BEGIN

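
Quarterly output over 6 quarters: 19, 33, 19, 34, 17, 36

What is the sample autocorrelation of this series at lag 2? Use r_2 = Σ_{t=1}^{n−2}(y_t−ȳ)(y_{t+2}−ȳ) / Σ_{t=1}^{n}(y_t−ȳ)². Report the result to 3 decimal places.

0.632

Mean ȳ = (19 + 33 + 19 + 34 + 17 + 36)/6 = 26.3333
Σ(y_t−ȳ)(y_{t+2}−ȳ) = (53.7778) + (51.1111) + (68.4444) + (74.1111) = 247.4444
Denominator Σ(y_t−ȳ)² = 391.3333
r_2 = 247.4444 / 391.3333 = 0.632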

END
BEGIN

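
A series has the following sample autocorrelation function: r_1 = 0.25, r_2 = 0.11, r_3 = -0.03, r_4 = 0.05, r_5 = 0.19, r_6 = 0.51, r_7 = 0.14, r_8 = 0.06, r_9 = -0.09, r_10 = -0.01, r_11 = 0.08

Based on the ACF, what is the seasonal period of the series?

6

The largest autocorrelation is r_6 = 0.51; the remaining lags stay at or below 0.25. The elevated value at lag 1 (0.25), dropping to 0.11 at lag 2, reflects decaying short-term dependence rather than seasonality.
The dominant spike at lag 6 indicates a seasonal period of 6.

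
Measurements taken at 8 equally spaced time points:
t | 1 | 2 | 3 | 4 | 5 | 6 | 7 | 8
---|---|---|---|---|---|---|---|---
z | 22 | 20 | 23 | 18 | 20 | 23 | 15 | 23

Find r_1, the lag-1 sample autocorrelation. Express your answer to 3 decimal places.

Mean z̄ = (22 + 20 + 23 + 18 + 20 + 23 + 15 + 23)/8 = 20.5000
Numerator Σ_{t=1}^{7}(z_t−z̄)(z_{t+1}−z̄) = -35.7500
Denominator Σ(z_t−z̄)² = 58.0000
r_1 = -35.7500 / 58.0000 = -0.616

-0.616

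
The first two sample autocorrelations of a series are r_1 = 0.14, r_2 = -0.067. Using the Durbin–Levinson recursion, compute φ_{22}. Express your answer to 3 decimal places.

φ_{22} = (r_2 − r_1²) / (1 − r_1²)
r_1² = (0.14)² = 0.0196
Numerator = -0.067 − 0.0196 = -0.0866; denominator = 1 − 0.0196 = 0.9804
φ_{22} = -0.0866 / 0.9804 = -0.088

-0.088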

END
BEGIN

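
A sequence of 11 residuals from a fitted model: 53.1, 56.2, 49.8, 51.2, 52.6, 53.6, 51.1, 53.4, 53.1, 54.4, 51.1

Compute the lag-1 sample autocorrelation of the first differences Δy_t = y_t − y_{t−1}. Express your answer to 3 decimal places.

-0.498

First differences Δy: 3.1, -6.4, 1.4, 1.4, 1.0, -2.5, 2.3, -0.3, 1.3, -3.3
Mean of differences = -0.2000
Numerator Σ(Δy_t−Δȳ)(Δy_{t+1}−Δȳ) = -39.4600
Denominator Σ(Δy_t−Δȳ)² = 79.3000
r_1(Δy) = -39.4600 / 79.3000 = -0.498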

END

## [What this task involves]
From the listing above, return the lines starting at the one with "Measurements taken at" and ending at the one with "z | 22 | 20 | 23 | 18 | 20 | 23 | 15 | 23", both kept, exactly as they appear and nothing more.

## [Finished task]
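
Measurements taken at 8 equally spaced time points:
t | 1 | 2 | 3 | 4 | 5 | 6 | 7 | 8
---|---|---|---|---|---|---|---|---
z | 22 | 20 | 23 | 18 | 20 | 23 | 15 | 23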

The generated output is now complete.